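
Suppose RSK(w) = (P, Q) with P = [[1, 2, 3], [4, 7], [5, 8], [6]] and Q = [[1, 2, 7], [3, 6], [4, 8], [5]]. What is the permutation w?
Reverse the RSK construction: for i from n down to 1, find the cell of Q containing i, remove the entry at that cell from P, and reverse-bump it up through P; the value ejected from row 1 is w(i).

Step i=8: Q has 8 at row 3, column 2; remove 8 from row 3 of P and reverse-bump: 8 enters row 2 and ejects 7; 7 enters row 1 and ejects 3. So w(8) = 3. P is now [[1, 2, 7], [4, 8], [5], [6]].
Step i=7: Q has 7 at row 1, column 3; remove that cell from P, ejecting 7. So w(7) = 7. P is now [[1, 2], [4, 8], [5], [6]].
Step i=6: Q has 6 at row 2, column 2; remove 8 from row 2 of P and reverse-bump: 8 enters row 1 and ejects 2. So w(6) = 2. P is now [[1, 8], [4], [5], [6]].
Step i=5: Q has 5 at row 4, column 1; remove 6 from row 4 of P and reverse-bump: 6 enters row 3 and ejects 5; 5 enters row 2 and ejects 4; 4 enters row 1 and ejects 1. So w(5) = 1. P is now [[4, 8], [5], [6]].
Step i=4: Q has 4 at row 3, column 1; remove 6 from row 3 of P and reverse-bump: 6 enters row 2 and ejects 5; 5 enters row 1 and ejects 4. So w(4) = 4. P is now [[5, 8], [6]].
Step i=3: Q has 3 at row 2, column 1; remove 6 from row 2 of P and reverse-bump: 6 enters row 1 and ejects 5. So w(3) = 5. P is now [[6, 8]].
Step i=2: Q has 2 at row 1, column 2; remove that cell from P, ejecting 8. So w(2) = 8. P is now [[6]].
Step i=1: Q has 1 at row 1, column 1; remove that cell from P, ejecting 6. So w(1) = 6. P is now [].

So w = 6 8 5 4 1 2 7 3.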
* * * * * * *
Task requirements
All lines above are to be transcribed exactly.

Result for this exercise
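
Suppose RSK(w) = (P, Q) with P = [[1, 2, 3], [4, 7], [5, 8], [6]] and Q = [[1, 2, 7], [3, 6], [4, 8], [5]]. What is the permutation w?
Reverse the RSK construction: for i from n down to 1, find the cell of Q containing i, remove the entry at that cell from P, and reverse-bump it up through P; the value ejected from row 1 is w(i).

Step i=8: Q has 8 at row 3, column 2; remove 8 from row 3 of P and reverse-bump: 8 enters row 2 and ejects 7; 7 enters row 1 and ejects 3. So w(8) = 3. P is now [[1, 2, 7], [4, 8], [5], [6]].
Step i=7: Q has 7 at row 1, column 3; remove that cell from P, ejecting 7. So w(7) = 7. P is now [[1, 2], [4, 8], [5], [6]].
Step i=6: Q has 6 at row 2, column 2; remove 8 from row 2 of P and reverse-bump: 8 enters row 1 and ejects 2. So w(6) = 2. P is now [[1, 8], [4], [5], [6]].
Step i=5: Q has 5 at row 4, column 1; remove 6 from row 4 of P and reverse-bump: 6 enters row 3 and ejects 5; 5 enters row 2 and ejects 4; 4 enters row 1 and ejects 1. So w(5) = 1. P is now [[4, 8], [5], [6]].
Step i=4: Q has 4 at row 3, column 1; remove 6 from row 3 of P and reverse-bump: 6 enters row 2 and ejects 5; 5 enters row 1 and ejects 4. So w(4) = 4. P is now [[5, 8], [6]].
Step i=3: Q has 3 at row 2, column 1; remove 6 from row 2 of P and reverse-bump: 6 enters row 1 and ejects 5. So w(3) = 5. P is now [[6, 8]].
Step i=2: Q has 2 at row 1, column 2; remove that cell from P, ejecting 8. So w(2) = 8. P is now [[6]].
Step i=1: Q has 1 at row 1, column 1; remove that cell from P, ejecting 6. So w(1) = 6. P is now [].

So w = 6 8 5 4 1 2 7 3.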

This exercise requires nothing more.